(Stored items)
┄┄┄┄┄┄

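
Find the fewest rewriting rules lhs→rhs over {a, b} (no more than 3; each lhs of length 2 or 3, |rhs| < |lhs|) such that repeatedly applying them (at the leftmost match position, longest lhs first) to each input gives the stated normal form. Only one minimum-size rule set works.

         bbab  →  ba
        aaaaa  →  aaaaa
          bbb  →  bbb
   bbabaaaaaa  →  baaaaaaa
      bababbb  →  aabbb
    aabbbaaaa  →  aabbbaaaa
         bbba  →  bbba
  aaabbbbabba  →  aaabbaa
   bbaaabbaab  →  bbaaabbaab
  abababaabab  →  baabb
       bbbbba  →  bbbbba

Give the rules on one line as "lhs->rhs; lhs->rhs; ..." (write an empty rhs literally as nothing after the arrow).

  | bbab => ba
  | aaaaa
  | bbb
  | bbabaaaaaa => baaaaaaa

aba->b; bab->a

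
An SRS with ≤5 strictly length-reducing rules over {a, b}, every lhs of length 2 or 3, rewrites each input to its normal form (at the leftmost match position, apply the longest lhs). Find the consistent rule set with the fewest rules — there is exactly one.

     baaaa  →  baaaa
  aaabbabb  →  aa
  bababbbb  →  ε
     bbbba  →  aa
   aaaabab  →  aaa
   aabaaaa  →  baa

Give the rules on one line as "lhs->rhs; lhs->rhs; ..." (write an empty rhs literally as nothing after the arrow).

ab->a; aba->b; bb->; bba->aa

  | baaaa
  | aaabbabb => aaababb => aabbb => aabb => aab => aa
  | bababbbb => bbbbbb => bbbb => bb => ε
  | bbbba => bba => aa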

┄┄┄┄┄┄

## [Task to complete]
Print each record word for word.

## [Task output]
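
Find the fewest rewriting rules lhs→rhs over {a, b} (no more than 3; each lhs of length 2 or 3, |rhs| < |lhs|) such that repeatedly applying them (at the leftmost match position, longest lhs first) to each input gives the stated normal form. Only one minimum-size rule set works.

         bbab  →  ba
        aaaaa  →  aaaaa
          bbb  →  bbb
   bbabaaaaaa  →  baaaaaaa
      bababbb  →  aabbb
    aabbbaaaa  →  aabbbaaaa
         bbba  →  bbba
  aaabbbbabba  →  aaabbaa
   bbaaabbaab  →  bbaaabbaab
  abababaabab  →  baabb
       bbbbba  →  bbbbba

Give the rules on one line as "lhs->rhs; lhs->rhs; ..." (write an empty rhs literally as nothing after the arrow).

  | bbab => ba
  | aaaaa
  | bbb
  | bbabaaaaaa => baaaaaaa

aba->b; bab->a

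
An SRS with ≤5 strictly length-reducing rules over {a, b}, every lhs of length 2 or 3, rewrites each input to its normal form (at the leftmost match position, apply the longest lhs). Find the consistent rule set with the fewest rules — there is exactly one.

     baaaa  →  baaaa
  aaabbabb  →  aa
  bababbbb  →  ε
     bbbba  →  aa
   aaaabab  →  aaa
   aabaaaa  →  baa

Give the rules on one line as "lhs->rhs; lhs->rhs; ..." (write an empty rhs literally as nothing after the arrow).

ab->a; aba->b; bb->; bba->aa

  | baaaa
  | aaabbabb => aaababb => aabbb => aabb => aab => aa
  | bababbbb => bbbbbb => bbbb => bb => ε
  | bbbba => bba => aa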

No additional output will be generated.